• [THE DATA]:
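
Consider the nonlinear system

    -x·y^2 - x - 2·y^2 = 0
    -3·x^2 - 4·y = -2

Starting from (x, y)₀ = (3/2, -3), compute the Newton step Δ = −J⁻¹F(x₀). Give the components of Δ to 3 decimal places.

(0.088, 1.614)

At (3/2, -3): F = (-33.000, 7.250).
Jacobian J = [[-y^2 - 1, -2·x·y - 4·y], [-6·x, -4]].
At the point, J = [[-10.000, 21.000], [-9.000, -4.000]] (det J = 229.000).
Solving J·Δ = −F gives Δ = (0.088, 1.614).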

• [TASK INSTRUCTIONS]: The records above are to be reproduced exactly, with nothing left out.

• [ANSWER BOX]:
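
Consider the nonlinear system

    -x·y^2 - x - 2·y^2 = 0
    -3·x^2 - 4·y = -2

Starting from (x, y)₀ = (3/2, -3), compute the Newton step Δ = −J⁻¹F(x₀). Give the components of Δ to 3 decimal places.

(0.088, 1.614)

At (3/2, -3): F = (-33.000, 7.250).
Jacobian J = [[-y^2 - 1, -2·x·y - 4·y], [-6·x, -4]].
At the point, J = [[-10.000, 21.000], [-9.000, -4.000]] (det J = 229.000).
Solving J·Δ = −F gives Δ = (0.088, 1.614).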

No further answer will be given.